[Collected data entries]
========

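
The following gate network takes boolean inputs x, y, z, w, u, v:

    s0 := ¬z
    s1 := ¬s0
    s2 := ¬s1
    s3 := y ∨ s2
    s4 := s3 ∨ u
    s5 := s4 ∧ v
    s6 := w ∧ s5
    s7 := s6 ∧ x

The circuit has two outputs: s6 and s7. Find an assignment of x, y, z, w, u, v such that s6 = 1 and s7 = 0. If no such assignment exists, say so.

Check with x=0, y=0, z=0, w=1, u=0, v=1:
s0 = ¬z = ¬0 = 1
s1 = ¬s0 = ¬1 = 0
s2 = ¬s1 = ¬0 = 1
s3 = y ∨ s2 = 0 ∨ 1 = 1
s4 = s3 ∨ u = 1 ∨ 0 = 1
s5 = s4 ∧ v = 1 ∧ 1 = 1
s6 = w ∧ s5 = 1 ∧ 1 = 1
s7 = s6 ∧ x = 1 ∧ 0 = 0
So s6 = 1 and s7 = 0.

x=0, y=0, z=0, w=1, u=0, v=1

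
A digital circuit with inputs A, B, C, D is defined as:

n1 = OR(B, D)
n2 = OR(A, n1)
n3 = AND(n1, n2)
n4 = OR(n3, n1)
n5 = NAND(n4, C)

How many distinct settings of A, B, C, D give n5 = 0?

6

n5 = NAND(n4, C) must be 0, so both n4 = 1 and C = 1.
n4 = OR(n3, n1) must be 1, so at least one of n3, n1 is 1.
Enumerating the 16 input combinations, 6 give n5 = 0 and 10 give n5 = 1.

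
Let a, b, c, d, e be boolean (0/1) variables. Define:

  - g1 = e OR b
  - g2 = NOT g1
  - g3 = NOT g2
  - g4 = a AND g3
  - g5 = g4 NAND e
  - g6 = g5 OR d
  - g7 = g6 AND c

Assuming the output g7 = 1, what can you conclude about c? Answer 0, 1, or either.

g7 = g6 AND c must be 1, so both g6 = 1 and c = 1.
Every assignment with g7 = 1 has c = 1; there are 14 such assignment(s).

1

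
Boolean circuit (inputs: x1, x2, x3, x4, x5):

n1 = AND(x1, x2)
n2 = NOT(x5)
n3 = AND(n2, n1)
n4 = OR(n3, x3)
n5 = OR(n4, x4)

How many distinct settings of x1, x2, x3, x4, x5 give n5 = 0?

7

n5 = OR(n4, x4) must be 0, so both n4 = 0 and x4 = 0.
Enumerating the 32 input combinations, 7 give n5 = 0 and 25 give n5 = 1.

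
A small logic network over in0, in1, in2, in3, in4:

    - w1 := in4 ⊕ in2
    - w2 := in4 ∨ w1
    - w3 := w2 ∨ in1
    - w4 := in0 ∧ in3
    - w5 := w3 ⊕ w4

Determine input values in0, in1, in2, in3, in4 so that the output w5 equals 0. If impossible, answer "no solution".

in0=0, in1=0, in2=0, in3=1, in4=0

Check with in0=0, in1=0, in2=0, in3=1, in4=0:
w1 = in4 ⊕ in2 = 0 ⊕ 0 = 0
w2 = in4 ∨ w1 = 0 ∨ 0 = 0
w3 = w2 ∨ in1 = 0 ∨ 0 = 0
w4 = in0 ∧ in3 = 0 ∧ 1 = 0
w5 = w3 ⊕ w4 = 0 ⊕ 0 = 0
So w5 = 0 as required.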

========

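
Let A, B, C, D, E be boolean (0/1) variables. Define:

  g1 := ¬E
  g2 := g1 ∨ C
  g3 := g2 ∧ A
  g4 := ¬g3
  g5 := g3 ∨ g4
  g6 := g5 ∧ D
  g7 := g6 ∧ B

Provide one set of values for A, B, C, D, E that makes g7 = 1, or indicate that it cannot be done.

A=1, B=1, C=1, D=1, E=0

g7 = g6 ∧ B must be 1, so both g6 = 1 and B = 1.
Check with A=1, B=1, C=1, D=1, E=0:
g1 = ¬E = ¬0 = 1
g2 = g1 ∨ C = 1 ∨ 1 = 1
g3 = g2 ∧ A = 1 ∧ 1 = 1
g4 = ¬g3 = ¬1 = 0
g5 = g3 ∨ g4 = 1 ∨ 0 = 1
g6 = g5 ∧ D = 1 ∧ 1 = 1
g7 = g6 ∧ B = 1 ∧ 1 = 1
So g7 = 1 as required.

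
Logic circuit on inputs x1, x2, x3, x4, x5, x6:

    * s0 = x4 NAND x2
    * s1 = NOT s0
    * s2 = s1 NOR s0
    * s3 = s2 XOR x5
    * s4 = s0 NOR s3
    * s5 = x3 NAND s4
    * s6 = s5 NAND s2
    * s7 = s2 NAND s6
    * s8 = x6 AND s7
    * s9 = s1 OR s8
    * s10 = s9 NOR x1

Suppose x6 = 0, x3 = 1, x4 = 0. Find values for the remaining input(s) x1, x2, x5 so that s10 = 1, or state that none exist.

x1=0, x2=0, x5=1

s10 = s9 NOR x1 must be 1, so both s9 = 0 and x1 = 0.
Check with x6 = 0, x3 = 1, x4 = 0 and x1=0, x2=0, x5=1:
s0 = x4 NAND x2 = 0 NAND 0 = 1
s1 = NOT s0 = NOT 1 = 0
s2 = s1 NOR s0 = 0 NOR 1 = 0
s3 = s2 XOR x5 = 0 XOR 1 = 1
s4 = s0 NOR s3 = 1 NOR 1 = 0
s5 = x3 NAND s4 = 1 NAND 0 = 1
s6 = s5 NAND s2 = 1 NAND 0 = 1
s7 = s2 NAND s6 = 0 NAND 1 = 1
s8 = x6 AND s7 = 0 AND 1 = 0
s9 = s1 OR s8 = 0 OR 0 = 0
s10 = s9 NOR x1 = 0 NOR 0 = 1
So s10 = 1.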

========

Problem requirements:
Check every line above for the string "network", and copy the ones that have it.

Output below:
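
The following gate network takes boolean inputs x, y, z, w, u, v:
A small logic network over in0, in1, in2, in3, in4: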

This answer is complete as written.